WHAT TO WORK ON - In the entries that follow, find the line containing "e_2 = (2, -4, 0) / sqrt(20)"; from there, copy every line exactly through the line containing "v_3 = e_1 + e_2".

[Stored data]
------------------------------------

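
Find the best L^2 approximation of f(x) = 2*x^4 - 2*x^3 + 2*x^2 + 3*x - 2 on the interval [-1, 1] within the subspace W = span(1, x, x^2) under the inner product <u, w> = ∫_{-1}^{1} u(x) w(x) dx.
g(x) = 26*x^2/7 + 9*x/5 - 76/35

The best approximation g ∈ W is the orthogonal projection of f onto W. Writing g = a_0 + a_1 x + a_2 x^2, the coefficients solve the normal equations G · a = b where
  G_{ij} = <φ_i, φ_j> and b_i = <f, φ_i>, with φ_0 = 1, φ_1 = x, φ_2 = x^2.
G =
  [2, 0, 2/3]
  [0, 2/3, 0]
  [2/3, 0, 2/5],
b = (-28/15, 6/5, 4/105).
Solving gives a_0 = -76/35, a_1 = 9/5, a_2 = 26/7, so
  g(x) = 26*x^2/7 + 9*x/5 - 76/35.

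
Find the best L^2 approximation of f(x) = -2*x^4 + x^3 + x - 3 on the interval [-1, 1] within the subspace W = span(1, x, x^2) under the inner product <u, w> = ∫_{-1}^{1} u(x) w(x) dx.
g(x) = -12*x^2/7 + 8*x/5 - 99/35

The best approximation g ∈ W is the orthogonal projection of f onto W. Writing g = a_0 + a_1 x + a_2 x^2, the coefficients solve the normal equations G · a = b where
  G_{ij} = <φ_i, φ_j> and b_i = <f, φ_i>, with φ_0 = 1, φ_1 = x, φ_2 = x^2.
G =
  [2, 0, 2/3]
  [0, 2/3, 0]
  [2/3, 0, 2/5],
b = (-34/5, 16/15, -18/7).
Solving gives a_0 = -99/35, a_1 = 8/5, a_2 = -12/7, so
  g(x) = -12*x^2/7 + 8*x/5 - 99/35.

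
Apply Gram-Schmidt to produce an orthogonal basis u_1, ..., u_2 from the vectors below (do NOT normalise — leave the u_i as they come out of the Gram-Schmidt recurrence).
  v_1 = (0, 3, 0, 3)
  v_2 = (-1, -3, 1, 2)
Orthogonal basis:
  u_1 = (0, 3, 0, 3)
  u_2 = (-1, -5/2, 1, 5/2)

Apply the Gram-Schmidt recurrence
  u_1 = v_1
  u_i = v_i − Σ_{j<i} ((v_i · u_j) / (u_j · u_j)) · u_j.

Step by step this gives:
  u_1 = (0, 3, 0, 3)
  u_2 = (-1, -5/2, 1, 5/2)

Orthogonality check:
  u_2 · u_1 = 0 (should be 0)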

------------------------------------

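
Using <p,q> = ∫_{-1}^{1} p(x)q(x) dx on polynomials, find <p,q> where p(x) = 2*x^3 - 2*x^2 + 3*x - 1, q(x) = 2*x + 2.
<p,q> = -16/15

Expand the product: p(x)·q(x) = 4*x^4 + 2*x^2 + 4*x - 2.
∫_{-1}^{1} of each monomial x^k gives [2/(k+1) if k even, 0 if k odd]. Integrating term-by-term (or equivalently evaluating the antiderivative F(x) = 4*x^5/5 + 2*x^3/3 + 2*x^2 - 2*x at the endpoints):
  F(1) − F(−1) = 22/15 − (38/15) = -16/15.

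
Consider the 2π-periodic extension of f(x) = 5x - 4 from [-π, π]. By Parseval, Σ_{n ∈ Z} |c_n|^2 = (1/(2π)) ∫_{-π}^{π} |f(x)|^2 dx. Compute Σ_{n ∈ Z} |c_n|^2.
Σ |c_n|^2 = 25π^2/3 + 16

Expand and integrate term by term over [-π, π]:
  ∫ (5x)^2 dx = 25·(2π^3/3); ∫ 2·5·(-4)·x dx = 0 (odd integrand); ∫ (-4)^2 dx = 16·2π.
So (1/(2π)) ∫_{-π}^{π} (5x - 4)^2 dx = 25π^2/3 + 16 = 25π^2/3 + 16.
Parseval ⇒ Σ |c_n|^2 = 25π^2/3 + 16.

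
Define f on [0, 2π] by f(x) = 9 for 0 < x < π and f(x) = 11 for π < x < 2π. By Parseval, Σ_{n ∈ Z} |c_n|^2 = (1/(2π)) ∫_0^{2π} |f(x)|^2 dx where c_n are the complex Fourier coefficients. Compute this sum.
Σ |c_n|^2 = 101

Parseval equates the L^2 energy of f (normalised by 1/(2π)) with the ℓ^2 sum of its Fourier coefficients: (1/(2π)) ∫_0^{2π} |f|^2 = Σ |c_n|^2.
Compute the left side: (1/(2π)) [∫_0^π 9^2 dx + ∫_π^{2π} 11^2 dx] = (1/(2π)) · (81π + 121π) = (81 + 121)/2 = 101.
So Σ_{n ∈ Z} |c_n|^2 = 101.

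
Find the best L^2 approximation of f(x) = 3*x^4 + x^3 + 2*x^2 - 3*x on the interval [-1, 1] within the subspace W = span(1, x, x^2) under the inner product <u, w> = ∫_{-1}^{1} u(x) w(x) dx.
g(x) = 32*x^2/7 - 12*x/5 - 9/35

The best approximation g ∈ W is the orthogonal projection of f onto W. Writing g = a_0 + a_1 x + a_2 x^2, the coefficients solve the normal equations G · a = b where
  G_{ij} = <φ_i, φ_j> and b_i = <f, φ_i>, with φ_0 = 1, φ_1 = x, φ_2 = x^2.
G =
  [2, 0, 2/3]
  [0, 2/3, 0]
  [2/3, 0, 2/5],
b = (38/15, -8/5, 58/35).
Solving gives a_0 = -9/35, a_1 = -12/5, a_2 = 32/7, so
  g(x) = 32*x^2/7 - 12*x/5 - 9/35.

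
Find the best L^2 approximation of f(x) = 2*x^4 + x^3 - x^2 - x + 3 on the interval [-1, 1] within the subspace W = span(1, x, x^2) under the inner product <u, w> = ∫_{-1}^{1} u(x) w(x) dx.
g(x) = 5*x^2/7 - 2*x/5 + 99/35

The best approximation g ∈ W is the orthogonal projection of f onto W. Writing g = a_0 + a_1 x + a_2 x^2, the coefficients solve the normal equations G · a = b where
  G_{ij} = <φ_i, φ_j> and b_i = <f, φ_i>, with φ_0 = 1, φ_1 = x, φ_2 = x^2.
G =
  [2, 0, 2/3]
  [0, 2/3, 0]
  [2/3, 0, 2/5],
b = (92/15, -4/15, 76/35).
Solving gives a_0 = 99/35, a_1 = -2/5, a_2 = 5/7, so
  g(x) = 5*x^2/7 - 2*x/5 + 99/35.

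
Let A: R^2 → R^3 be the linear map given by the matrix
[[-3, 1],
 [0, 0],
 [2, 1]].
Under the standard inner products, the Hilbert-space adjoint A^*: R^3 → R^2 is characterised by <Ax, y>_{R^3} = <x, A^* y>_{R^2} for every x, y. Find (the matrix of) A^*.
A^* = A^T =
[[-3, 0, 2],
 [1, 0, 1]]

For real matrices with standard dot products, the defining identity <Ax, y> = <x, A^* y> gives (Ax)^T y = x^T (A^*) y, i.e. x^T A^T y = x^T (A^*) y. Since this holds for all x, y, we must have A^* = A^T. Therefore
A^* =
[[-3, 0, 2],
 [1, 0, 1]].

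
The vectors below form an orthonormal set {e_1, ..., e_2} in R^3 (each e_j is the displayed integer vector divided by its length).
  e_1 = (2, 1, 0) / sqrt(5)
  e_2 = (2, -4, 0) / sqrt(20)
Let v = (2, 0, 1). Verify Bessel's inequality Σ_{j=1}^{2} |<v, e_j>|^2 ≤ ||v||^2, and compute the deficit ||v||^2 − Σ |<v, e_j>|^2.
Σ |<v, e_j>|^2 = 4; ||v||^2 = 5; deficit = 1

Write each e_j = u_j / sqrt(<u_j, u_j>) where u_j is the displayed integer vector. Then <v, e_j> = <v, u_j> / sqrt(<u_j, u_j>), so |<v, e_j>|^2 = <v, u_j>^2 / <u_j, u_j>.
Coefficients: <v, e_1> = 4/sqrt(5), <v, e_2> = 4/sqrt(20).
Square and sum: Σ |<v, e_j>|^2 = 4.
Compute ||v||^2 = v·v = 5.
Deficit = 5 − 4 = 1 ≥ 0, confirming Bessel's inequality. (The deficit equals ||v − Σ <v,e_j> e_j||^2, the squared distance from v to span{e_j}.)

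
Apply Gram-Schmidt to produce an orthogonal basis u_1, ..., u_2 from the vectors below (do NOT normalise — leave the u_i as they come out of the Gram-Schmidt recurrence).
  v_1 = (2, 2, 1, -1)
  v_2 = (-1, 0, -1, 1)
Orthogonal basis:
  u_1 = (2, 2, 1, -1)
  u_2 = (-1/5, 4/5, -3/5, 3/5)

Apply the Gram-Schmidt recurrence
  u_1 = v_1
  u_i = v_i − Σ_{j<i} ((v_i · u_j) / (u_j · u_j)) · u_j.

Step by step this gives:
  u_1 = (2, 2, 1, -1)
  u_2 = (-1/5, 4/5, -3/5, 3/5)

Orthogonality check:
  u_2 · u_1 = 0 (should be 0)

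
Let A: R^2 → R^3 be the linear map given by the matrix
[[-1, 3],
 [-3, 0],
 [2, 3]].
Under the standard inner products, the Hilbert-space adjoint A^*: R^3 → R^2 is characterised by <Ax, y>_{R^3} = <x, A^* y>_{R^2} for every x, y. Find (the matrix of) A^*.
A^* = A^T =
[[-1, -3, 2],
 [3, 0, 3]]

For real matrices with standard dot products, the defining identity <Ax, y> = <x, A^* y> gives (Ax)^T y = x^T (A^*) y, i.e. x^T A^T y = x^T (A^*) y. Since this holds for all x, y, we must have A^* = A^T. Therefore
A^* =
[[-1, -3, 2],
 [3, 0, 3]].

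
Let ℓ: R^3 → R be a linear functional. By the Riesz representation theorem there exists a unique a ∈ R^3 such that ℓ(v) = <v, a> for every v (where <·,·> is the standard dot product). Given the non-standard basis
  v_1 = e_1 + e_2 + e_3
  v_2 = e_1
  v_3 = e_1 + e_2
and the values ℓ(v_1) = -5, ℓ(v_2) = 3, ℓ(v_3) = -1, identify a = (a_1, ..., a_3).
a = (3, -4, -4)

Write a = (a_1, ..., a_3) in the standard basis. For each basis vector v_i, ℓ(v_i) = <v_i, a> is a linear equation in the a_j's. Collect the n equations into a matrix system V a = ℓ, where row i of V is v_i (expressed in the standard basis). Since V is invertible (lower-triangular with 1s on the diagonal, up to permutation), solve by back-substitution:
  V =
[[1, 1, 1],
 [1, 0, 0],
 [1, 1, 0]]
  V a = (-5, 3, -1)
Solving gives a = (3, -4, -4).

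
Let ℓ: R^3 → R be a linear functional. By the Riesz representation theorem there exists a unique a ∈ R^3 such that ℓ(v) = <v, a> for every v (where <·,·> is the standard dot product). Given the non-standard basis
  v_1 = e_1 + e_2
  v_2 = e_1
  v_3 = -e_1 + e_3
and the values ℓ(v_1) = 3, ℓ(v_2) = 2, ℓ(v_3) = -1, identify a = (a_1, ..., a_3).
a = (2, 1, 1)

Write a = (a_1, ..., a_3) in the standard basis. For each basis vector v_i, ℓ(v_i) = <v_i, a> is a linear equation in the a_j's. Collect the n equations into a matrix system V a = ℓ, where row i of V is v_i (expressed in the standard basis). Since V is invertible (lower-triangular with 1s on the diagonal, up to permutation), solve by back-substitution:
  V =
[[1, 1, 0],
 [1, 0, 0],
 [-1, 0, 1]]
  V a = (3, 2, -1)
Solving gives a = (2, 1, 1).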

------------------------------------

EXERCISE SOLUTION -
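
  e_2 = (2, -4, 0) / sqrt(20)
Let v = (2, 0, 1). Verify Bessel's inequality Σ_{j=1}^{2} |<v, e_j>|^2 ≤ ||v||^2, and compute the deficit ||v||^2 − Σ |<v, e_j>|^2.
Σ |<v, e_j>|^2 = 4; ||v||^2 = 5; deficit = 1

Write each e_j = u_j / sqrt(<u_j, u_j>) where u_j is the displayed integer vector. Then <v, e_j> = <v, u_j> / sqrt(<u_j, u_j>), so |<v, e_j>|^2 = <v, u_j>^2 / <u_j, u_j>.
Coefficients: <v, e_1> = 4/sqrt(5), <v, e_2> = 4/sqrt(20).
Square and sum: Σ |<v, e_j>|^2 = 4.
Compute ||v||^2 = v·v = 5.
Deficit = 5 − 4 = 1 ≥ 0, confirming Bessel's inequality. (The deficit equals ||v − Σ <v,e_j> e_j||^2, the squared distance from v to span{e_j}.)

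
Apply Gram-Schmidt to produce an orthogonal basis u_1, ..., u_2 from the vectors below (do NOT normalise — leave the u_i as they come out of the Gram-Schmidt recurrence).
  v_1 = (2, 2, 1, -1)
  v_2 = (-1, 0, -1, 1)
Orthogonal basis:
  u_1 = (2, 2, 1, -1)
  u_2 = (-1/5, 4/5, -3/5, 3/5)

Apply the Gram-Schmidt recurrence
  u_1 = v_1
  u_i = v_i − Σ_{j<i} ((v_i · u_j) / (u_j · u_j)) · u_j.

Step by step this gives:
  u_1 = (2, 2, 1, -1)
  u_2 = (-1/5, 4/5, -3/5, 3/5)

Orthogonality check:
  u_2 · u_1 = 0 (should be 0)

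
Let A: R^2 → R^3 be the linear map given by the matrix
[[-1, 3],
 [-3, 0],
 [2, 3]].
Under the standard inner products, the Hilbert-space adjoint A^*: R^3 → R^2 is characterised by <Ax, y>_{R^3} = <x, A^* y>_{R^2} for every x, y. Find (the matrix of) A^*.
A^* = A^T =
[[-1, -3, 2],
 [3, 0, 3]]

For real matrices with standard dot products, the defining identity <Ax, y> = <x, A^* y> gives (Ax)^T y = x^T (A^*) y, i.e. x^T A^T y = x^T (A^*) y. Since this holds for all x, y, we must have A^* = A^T. Therefore
A^* =
[[-1, -3, 2],
 [3, 0, 3]].

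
Let ℓ: R^3 → R be a linear functional. By the Riesz representation theorem there exists a unique a ∈ R^3 such that ℓ(v) = <v, a> for every v (where <·,·> is the standard dot product). Given the non-standard basis
  v_1 = e_1 + e_2 + e_3
  v_2 = e_1
  v_3 = e_1 + e_2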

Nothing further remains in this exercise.